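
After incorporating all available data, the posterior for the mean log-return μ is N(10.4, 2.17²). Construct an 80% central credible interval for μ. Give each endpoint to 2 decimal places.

The posterior is symmetric, so the 80% equal-tailed interval is μ = 10.4 ± z·2.17 with z = 1.282.
Half-width: 1.282 × 2.17 = 2.78.
10.4 − 2.78 = 7.62; 10.4 + 2.78 = 13.18.

[7.62, 13.18]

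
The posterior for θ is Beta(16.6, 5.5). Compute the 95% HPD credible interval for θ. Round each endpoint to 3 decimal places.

[0.574, 0.916]

The posterior is unimodal and skewed, so the HPD interval has equal density at both endpoints and is the shortest 95% interval.
Solving f(0.574) = f(0.916) with F(0.916) − F(0.574) = 0.95 gives [0.574, 0.916].
For comparison, the equal-tailed interval is [0.556, 0.903]; the HPD is narrower and shifted toward the mode.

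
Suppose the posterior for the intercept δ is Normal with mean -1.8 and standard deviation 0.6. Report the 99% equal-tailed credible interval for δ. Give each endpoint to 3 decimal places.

[-3.345, -0.255]

The posterior is symmetric, so the 99% equal-tailed interval is δ = -1.8 ± z·0.6 with z = 2.576.
Half-width: 2.576 × 0.6 = 1.545.
-1.8 − 1.545 = -3.345; -1.8 + 1.545 = -0.255.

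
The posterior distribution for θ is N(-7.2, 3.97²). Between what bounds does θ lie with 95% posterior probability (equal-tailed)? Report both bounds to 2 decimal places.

[-14.98, 0.58]

The posterior is symmetric, so the 95% equal-tailed interval is θ = -7.2 ± z·3.97 with z = 1.960.
Half-width: 1.960 × 3.97 = 7.78.
-7.2 − 7.78 = -14.98; -7.2 + 7.78 = 0.58.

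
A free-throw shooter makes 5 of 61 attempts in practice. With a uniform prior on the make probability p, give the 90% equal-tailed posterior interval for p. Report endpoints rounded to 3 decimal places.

[0.043, 0.162]

Posterior: Beta(1+5, 1+56) = Beta(6, 57).
Equal-tailed 90% interval: the 0.05 and 0.95 quantiles of Beta(6, 57).
Posterior mean ≈ 0.095, SD ≈ 0.037; a Normal approximation gives roughly [0.035, 0.156].
Exact: F⁻¹(0.05) = 0.043; F⁻¹(0.95) = 0.162.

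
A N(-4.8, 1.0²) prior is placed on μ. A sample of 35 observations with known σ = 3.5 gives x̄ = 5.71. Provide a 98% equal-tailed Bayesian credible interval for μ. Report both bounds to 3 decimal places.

[1.801, 4.170]

Posterior precision = 1/1.0² + 35/3.5² = 1.0000 + 2.8571 = 3.8571, so posterior SD = 0.5092.
Posterior mean = (-4.8/1.0² + 35·5.71/3.5²) / 3.8571 = 2.9852.
Interval: 2.9852 ± 2.326 × 0.5092 → [1.801, 4.170].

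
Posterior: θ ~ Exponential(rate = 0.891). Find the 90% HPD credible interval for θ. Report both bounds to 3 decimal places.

The exponential density is strictly decreasing on [0, ∞), so the HPD interval is anchored at 0: [0, q] with P(θ ≤ q) = 0.90.
q = −ln(1 − 0.90) / 0.891 = 2.3026 / 0.891 = 2.584.

[0.000, 2.584]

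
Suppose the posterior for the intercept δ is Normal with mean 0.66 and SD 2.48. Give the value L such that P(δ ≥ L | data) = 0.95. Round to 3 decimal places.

-3.419

Need L with P(δ ≥ L) = 0.95: L = 0.66 − z_{0.05}·2.48.
z = 1.645; L = 0.66 − 1.645 × 2.48 = -3.419.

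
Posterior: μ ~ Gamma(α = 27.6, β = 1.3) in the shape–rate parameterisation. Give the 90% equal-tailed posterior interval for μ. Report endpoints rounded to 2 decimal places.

[15.05, 28.29]

Posterior: Gamma(shape 27.6, rate 1.3).
Equal-tailed 90% interval: Gamma(27.6, 1.3) quantiles at 0.05 and 0.95.
Posterior mean ≈ 21.23, SD ≈ 4.04; a Normal approximation gives roughly [14.58, 27.88].
Exact: lower = 15.05; upper = 28.29.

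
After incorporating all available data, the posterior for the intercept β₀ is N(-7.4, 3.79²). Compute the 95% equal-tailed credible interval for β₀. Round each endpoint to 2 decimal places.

[-14.83, 0.03]

The posterior is symmetric, so the 95% equal-tailed interval is β₀ = -7.4 ± z·3.79 with z = 1.960.
Half-width: 1.960 × 3.79 = 7.43.
-7.4 − 7.43 = -14.83; -7.4 + 7.43 = 0.03.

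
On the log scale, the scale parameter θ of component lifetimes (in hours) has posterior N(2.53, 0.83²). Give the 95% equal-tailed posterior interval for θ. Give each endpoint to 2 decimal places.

[2.47, 63.86]

On the log scale the 95% interval is 2.53 ± 1.960 × 0.83 = [0.9032, 4.1568].
Exponentiate: [e^0.9032, e^4.1568] = [2.47, 63.86].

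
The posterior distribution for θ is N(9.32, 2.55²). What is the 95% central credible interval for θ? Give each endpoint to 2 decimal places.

The posterior is symmetric, so the 95% equal-tailed interval is θ = 9.32 ± z·2.55 with z = 1.960.
Half-width: 1.960 × 2.55 = 5.00.
9.32 − 5.00 = 4.32; 9.32 + 5.00 = 14.32.

[4.32, 14.32]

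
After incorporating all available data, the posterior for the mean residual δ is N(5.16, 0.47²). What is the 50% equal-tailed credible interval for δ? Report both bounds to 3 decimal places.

The posterior is symmetric, so the 50% equal-tailed interval is δ = 5.16 ± z·0.47 with z = 0.674.
Half-width: 0.674 × 0.47 = 0.317.
5.16 − 0.317 = 4.843; 5.16 + 0.317 = 5.477.

[4.843, 5.477]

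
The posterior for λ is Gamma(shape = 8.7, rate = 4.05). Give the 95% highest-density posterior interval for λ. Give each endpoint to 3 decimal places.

[0.846, 3.599]

The posterior is unimodal and skewed, so the HPD interval has equal density at both endpoints and is the shortest 95% interval.
Solving f(0.846) = f(3.599) with F(3.599) − F(0.846) = 0.95 gives [0.846, 3.599].
For comparison, the equal-tailed interval is [0.967, 3.793]; the HPD is narrower and shifted toward the mode.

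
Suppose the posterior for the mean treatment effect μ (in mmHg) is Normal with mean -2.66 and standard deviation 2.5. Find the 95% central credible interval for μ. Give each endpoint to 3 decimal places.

[-7.560, 2.240]

The posterior is symmetric, so the 95% equal-tailed interval is μ = -2.66 ± z·2.5 with z = 1.960.
Half-width: 1.960 × 2.5 = 4.900.
-2.66 − 4.900 = -7.560; -2.66 + 4.900 = 2.240.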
------
#### [TASK TO CARRY OUT]
Taking the entries above, please repeat each one exactly.

#### [ANSWER BELOW]
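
After incorporating all available data, the posterior for the mean log-return μ is N(10.4, 2.17²). Construct an 80% central credible interval for μ. Give each endpoint to 2 decimal places.

The posterior is symmetric, so the 80% equal-tailed interval is μ = 10.4 ± z·2.17 with z = 1.282.
Half-width: 1.282 × 2.17 = 2.78.
10.4 − 2.78 = 7.62; 10.4 + 2.78 = 13.18.

[7.62, 13.18]

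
The posterior for θ is Beta(16.6, 5.5). Compute the 95% HPD credible interval for θ. Round each endpoint to 3 decimal places.

[0.574, 0.916]

The posterior is unimodal and skewed, so the HPD interval has equal density at both endpoints and is the shortest 95% interval.
Solving f(0.574) = f(0.916) with F(0.916) − F(0.574) = 0.95 gives [0.574, 0.916].
For comparison, the equal-tailed interval is [0.556, 0.903]; the HPD is narrower and shifted toward the mode.

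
Suppose the posterior for the intercept δ is Normal with mean -1.8 and standard deviation 0.6. Report the 99% equal-tailed credible interval for δ. Give each endpoint to 3 decimal places.

[-3.345, -0.255]

The posterior is symmetric, so the 99% equal-tailed interval is δ = -1.8 ± z·0.6 with z = 2.576.
Half-width: 2.576 × 0.6 = 1.545.
-1.8 − 1.545 = -3.345; -1.8 + 1.545 = -0.255.

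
The posterior distribution for θ is N(-7.2, 3.97²). Between what bounds does θ lie with 95% posterior probability (equal-tailed)? Report both bounds to 2 decimal places.

[-14.98, 0.58]

The posterior is symmetric, so the 95% equal-tailed interval is θ = -7.2 ± z·3.97 with z = 1.960.
Half-width: 1.960 × 3.97 = 7.78.
-7.2 − 7.78 = -14.98; -7.2 + 7.78 = 0.58.

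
A free-throw shooter makes 5 of 61 attempts in practice. With a uniform prior on the make probability p, give the 90% equal-tailed posterior interval for p. Report endpoints rounded to 3 decimal places.

[0.043, 0.162]

Posterior: Beta(1+5, 1+56) = Beta(6, 57).
Equal-tailed 90% interval: the 0.05 and 0.95 quantiles of Beta(6, 57).
Posterior mean ≈ 0.095, SD ≈ 0.037; a Normal approximation gives roughly [0.035, 0.156].
Exact: F⁻¹(0.05) = 0.043; F⁻¹(0.95) = 0.162.

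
A N(-4.8, 1.0²) prior is placed on μ. A sample of 35 observations with known σ = 3.5 gives x̄ = 5.71. Provide a 98% equal-tailed Bayesian credible interval for μ. Report both bounds to 3 decimal places.

[1.801, 4.170]

Posterior precision = 1/1.0² + 35/3.5² = 1.0000 + 2.8571 = 3.8571, so posterior SD = 0.5092.
Posterior mean = (-4.8/1.0² + 35·5.71/3.5²) / 3.8571 = 2.9852.
Interval: 2.9852 ± 2.326 × 0.5092 → [1.801, 4.170].

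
Posterior: θ ~ Exponential(rate = 0.891). Find the 90% HPD credible interval for θ. Report both bounds to 3 decimal places.

The exponential density is strictly decreasing on [0, ∞), so the HPD interval is anchored at 0: [0, q] with P(θ ≤ q) = 0.90.
q = −ln(1 − 0.90) / 0.891 = 2.3026 / 0.891 = 2.584.

[0.000, 2.584]

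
Suppose the posterior for the intercept δ is Normal with mean 0.66 and SD 2.48. Give the value L such that P(δ ≥ L | data) = 0.95. Round to 3 decimal places.

-3.419

Need L with P(δ ≥ L) = 0.95: L = 0.66 − z_{0.05}·2.48.
z = 1.645; L = 0.66 − 1.645 × 2.48 = -3.419.

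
Posterior: μ ~ Gamma(α = 27.6, β = 1.3) in the shape–rate parameterisation. Give the 90% equal-tailed posterior interval for μ. Report endpoints rounded to 2 decimal places.

[15.05, 28.29]

Posterior: Gamma(shape 27.6, rate 1.3).
Equal-tailed 90% interval: Gamma(27.6, 1.3) quantiles at 0.05 and 0.95.
Posterior mean ≈ 21.23, SD ≈ 4.04; a Normal approximation gives roughly [14.58, 27.88].
Exact: lower = 15.05; upper = 28.29.

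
After incorporating all available data, the posterior for the intercept β₀ is N(-7.4, 3.79²). Compute the 95% equal-tailed credible interval for β₀. Round each endpoint to 2 decimal places.

[-14.83, 0.03]

The posterior is symmetric, so the 95% equal-tailed interval is β₀ = -7.4 ± z·3.79 with z = 1.960.
Half-width: 1.960 × 3.79 = 7.43.
-7.4 − 7.43 = -14.83; -7.4 + 7.43 = 0.03.

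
On the log scale, the scale parameter θ of component lifetimes (in hours) has posterior N(2.53, 0.83²). Give the 95% equal-tailed posterior interval for θ. Give each endpoint to 2 decimal places.

[2.47, 63.86]

On the log scale the 95% interval is 2.53 ± 1.960 × 0.83 = [0.9032, 4.1568].
Exponentiate: [e^0.9032, e^4.1568] = [2.47, 63.86].

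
The posterior distribution for θ is N(9.32, 2.55²). What is the 95% central credible interval for θ? Give each endpoint to 2 decimal places.

The posterior is symmetric, so the 95% equal-tailed interval is θ = 9.32 ± z·2.55 with z = 1.960.
Half-width: 1.960 × 2.55 = 5.00.
9.32 − 5.00 = 4.32; 9.32 + 5.00 = 14.32.

[4.32, 14.32]

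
After incorporating all available data, the posterior for the mean residual δ is N(5.16, 0.47²). What is the 50% equal-tailed credible interval for δ? Report both bounds to 3 decimal places.

The posterior is symmetric, so the 50% equal-tailed interval is δ = 5.16 ± z·0.47 with z = 0.674.
Half-width: 0.674 × 0.47 = 0.317.
5.16 − 0.317 = 4.843; 5.16 + 0.317 = 5.477.

[4.843, 5.477]

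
The posterior for λ is Gamma(shape = 8.7, rate = 4.05). Give the 95% highest-density posterior interval for λ. Give each endpoint to 3 decimal places.

[0.846, 3.599]

The posterior is unimodal and skewed, so the HPD interval has equal density at both endpoints and is the shortest 95% interval.
Solving f(0.846) = f(3.599) with F(3.599) − F(0.846) = 0.95 gives [0.846, 3.599].
For comparison, the equal-tailed interval is [0.967, 3.793]; the HPD is narrower and shifted toward the mode.

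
Suppose the posterior for the mean treatment effect μ (in mmHg) is Normal with mean -2.66 and standard deviation 2.5. Find the 95% central credible interval for μ. Give each endpoint to 3 decimal places.

[-7.560, 2.240]

The posterior is symmetric, so the 95% equal-tailed interval is μ = -2.66 ± z·2.5 with z = 1.960.
Half-width: 1.960 × 2.5 = 4.900.
-2.66 − 4.900 = -7.560; -2.66 + 4.900 = 2.240.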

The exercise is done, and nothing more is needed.